WORK TASK -> Copy out all of the entries, keeping every word the same.

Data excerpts
********
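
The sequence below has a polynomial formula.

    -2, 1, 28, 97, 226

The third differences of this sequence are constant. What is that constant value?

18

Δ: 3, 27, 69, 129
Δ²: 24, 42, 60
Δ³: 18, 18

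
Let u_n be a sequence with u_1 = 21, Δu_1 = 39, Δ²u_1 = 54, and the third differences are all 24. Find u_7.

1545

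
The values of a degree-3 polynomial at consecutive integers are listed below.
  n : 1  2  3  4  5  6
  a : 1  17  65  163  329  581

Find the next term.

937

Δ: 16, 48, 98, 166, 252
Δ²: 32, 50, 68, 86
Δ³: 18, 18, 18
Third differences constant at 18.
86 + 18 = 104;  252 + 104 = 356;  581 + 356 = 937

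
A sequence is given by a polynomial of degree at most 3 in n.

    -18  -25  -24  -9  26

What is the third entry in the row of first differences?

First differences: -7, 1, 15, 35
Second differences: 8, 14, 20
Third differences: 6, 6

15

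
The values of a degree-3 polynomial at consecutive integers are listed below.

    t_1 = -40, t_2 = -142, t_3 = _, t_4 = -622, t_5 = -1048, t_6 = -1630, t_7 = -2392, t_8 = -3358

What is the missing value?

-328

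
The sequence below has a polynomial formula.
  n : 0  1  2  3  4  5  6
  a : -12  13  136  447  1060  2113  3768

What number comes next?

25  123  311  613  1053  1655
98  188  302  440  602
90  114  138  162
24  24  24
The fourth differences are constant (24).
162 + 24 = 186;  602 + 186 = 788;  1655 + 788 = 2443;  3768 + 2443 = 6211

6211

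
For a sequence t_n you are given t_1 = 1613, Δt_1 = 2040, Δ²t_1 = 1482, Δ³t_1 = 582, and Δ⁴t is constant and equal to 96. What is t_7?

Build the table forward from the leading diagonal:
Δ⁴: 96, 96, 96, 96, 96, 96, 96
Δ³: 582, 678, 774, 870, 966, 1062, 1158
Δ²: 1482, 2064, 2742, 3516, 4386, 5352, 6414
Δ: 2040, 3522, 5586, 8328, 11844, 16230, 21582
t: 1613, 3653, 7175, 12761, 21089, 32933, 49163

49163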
********
ANSWER SPACE ->
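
The sequence below has a polynomial formula.

    -2, 1, 28, 97, 226

The third differences of this sequence are constant. What is that constant value?

18

Δ: 3, 27, 69, 129
Δ²: 24, 42, 60
Δ³: 18, 18

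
Let u_n be a sequence with u_1 = 21, Δu_1 = 39, Δ²u_1 = 54, and the third differences are all 24. Find u_7.

1545

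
The values of a degree-3 polynomial at consecutive integers are listed below.
  n : 1  2  3  4  5  6
  a : 1  17  65  163  329  581

Find the next term.

937

Δ: 16, 48, 98, 166, 252
Δ²: 32, 50, 68, 86
Δ³: 18, 18, 18
Third differences constant at 18.
86 + 18 = 104;  252 + 104 = 356;  581 + 356 = 937

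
A sequence is given by a polynomial of degree at most 3 in n.

    -18  -25  -24  -9  26

What is the third entry in the row of first differences?

First differences: -7, 1, 15, 35
Second differences: 8, 14, 20
Third differences: 6, 6

15

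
The values of a degree-3 polynomial at consecutive integers are listed below.

    t_1 = -40, t_2 = -142, t_3 = _, t_4 = -622, t_5 = -1048, t_6 = -1630, t_7 = -2392, t_8 = -3358

What is the missing value?

-328

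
The sequence below has a polynomial formula.
  n : 0  1  2  3  4  5  6
  a : -12  13  136  447  1060  2113  3768

What number comes next?

25  123  311  613  1053  1655
98  188  302  440  602
90  114  138  162
24  24  24
The fourth differences are constant (24).
162 + 24 = 186;  602 + 186 = 788;  1655 + 788 = 2443;  3768 + 2443 = 6211

6211

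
For a sequence t_n you are given t_1 = 1613, Δt_1 = 2040, Δ²t_1 = 1482, Δ³t_1 = 582, and Δ⁴t is constant and equal to 96. What is t_7?

Build the table forward from the leading diagonal:
Δ⁴: 96, 96, 96, 96, 96, 96, 96
Δ³: 582, 678, 774, 870, 966, 1062, 1158
Δ²: 1482, 2064, 2742, 3516, 4386, 5352, 6414
Δ: 2040, 3522, 5586, 8328, 11844, 16230, 21582
t: 1613, 3653, 7175, 12761, 21089, 32933, 49163

49163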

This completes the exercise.